Every line from the one containing "The second Saturday of" to the one containing "What is the" in the records below, both included, must be set down exactly, and no other line.
-- Records for this exercise follows --
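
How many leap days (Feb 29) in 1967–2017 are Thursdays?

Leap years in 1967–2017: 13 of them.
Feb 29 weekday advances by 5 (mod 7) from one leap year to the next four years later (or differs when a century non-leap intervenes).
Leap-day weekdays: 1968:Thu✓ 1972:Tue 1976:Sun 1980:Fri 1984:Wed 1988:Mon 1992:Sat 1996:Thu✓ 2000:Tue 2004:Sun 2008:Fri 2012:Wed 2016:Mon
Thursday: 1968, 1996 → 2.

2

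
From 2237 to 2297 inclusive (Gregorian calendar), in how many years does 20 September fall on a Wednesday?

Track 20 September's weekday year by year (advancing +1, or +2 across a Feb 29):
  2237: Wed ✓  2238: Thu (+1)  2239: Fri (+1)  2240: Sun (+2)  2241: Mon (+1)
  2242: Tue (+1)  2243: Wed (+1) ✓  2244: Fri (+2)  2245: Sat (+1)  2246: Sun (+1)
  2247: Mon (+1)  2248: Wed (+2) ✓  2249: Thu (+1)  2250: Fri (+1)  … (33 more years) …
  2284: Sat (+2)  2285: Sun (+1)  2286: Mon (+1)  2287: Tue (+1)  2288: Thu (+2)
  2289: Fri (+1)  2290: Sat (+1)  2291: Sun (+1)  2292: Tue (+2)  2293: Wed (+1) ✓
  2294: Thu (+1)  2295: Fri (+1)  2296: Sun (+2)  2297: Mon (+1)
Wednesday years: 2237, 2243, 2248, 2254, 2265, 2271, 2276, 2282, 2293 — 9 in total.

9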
-- Records for this exercise concluded --
-- Records for this exercise follows --
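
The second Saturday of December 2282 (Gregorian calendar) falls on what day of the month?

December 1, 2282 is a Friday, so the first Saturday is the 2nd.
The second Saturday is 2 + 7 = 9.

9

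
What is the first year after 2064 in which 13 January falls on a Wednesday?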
-- Records for this exercise concluded --
> [Solution below]
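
The second Saturday of December 2282 (Gregorian calendar) falls on what day of the month?

December 1, 2282 is a Friday, so the first Saturday is the 2nd.
The second Saturday is 2 + 7 = 9.

9

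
What is the first year after 2064 in which 13 January falls on a Wednesday?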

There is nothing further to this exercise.